• **DESCRIPTION OF THE TASK**
All lines ahead of the one containing "Consider the following stochastic processes scenario. By" are to be left out; that line and each one after it, through the end of the records below, are to be duplicated exactly.

[PROVIDED ENTRIES — start]

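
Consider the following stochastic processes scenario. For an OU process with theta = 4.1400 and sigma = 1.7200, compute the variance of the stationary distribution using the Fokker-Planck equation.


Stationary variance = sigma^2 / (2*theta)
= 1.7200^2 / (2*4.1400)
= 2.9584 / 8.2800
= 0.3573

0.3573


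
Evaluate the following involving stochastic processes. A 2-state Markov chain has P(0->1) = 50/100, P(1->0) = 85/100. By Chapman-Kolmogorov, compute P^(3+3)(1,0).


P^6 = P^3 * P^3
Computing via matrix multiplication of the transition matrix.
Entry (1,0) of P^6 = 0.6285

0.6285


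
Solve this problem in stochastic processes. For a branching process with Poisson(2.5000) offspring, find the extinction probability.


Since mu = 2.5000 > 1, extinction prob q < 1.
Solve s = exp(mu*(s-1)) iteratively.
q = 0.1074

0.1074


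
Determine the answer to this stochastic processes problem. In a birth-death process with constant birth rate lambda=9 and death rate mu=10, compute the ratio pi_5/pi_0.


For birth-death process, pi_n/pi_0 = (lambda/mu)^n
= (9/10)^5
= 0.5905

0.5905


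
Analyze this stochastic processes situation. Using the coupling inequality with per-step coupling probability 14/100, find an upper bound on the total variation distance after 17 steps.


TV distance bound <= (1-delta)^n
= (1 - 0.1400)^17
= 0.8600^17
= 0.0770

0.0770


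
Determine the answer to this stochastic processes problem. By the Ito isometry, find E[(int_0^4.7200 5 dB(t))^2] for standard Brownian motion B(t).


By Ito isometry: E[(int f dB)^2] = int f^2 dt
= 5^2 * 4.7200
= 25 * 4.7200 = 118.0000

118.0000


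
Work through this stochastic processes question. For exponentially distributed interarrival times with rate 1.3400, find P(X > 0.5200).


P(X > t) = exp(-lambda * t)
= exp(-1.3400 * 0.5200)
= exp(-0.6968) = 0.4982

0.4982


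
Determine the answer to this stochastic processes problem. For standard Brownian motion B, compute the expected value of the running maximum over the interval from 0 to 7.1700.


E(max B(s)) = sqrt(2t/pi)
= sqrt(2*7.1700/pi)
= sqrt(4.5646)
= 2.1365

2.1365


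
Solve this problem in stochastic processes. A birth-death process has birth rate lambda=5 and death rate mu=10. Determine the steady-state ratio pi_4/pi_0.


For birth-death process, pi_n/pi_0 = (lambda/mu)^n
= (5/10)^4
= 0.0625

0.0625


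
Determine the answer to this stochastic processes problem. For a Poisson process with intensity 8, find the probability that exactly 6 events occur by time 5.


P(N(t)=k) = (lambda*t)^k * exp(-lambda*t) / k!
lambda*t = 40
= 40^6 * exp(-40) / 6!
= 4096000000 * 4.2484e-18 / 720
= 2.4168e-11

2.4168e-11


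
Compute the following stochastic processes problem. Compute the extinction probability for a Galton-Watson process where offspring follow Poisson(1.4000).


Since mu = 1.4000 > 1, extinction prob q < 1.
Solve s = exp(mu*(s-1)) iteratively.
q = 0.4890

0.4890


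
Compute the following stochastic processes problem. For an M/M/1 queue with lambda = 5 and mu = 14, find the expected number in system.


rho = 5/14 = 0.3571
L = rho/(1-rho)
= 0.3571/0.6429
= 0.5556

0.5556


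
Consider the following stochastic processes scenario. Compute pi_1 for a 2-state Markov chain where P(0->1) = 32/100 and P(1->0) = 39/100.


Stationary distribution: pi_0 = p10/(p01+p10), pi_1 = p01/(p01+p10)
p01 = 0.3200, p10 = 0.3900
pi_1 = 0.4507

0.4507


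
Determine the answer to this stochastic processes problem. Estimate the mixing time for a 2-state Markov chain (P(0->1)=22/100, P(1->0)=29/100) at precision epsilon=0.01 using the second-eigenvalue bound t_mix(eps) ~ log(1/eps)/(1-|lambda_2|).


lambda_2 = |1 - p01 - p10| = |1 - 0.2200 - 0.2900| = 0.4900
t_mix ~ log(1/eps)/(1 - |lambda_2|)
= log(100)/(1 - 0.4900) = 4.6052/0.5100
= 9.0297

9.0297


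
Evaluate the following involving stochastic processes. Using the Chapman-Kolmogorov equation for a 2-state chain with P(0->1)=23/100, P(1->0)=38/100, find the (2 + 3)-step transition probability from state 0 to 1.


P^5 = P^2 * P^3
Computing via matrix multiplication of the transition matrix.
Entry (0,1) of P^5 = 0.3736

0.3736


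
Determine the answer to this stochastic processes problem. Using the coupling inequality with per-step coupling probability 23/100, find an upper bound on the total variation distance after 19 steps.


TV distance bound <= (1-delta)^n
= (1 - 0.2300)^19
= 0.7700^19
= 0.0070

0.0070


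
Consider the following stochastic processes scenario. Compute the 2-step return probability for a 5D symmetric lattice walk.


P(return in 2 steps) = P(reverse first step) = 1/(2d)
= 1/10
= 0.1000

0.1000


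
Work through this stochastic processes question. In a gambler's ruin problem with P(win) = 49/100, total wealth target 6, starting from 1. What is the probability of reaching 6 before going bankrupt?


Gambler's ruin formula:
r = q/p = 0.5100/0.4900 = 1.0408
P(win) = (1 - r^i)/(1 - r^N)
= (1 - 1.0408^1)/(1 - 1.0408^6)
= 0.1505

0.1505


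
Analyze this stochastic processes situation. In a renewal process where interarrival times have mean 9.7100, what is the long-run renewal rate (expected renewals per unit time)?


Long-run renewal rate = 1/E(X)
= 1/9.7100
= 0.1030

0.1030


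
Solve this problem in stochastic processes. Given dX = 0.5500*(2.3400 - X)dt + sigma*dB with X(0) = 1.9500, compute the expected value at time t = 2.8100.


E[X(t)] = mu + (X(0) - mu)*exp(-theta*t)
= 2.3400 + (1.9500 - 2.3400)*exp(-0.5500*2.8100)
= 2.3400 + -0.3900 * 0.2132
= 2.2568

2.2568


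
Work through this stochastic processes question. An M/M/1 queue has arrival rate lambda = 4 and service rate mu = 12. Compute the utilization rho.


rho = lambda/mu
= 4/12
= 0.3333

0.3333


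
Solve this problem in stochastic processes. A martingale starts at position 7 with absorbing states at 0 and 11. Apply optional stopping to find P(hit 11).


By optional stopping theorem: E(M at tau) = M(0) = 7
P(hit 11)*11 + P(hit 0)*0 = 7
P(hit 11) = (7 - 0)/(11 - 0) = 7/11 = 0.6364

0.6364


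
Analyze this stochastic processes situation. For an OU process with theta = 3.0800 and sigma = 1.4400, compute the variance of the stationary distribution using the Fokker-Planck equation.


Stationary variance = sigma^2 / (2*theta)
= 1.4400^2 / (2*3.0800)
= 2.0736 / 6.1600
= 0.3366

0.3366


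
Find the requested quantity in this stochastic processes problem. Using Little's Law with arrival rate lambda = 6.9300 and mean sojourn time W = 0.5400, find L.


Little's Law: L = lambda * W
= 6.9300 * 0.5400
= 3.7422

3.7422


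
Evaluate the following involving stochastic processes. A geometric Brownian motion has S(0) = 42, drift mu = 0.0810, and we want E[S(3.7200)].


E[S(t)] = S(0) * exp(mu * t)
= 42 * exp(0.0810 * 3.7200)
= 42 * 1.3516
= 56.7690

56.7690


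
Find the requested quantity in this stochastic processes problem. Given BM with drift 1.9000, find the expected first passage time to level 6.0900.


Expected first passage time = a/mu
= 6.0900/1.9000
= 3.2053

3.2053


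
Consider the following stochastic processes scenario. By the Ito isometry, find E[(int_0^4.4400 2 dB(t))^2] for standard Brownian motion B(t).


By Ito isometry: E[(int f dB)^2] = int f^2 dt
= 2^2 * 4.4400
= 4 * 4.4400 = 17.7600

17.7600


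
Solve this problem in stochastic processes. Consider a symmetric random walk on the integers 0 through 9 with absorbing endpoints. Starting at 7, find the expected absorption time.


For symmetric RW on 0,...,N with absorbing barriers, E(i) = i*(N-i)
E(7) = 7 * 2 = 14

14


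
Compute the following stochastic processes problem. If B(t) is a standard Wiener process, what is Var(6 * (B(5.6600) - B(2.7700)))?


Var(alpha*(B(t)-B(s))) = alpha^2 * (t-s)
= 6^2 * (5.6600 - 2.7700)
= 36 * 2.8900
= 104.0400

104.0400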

[PROVIDED ENTRIES — finish]

• **FINAL ANSWER**
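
Consider the following stochastic processes scenario. By the Ito isometry, find E[(int_0^4.4400 2 dB(t))^2] for standard Brownian motion B(t).


By Ito isometry: E[(int f dB)^2] = int f^2 dt
= 2^2 * 4.4400
= 4 * 4.4400 = 17.7600

17.7600


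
Solve this problem in stochastic processes. Consider a symmetric random walk on the integers 0 through 9 with absorbing endpoints. Starting at 7, find the expected absorption time.


For symmetric RW on 0,...,N with absorbing barriers, E(i) = i*(N-i)
E(7) = 7 * 2 = 14

14


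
Compute the following stochastic processes problem. If B(t) is a standard Wiener process, what is Var(6 * (B(5.6600) - B(2.7700)))?


Var(alpha*(B(t)-B(s))) = alpha^2 * (t-s)
= 6^2 * (5.6600 - 2.7700)
= 36 * 2.8900
= 104.0400

104.0400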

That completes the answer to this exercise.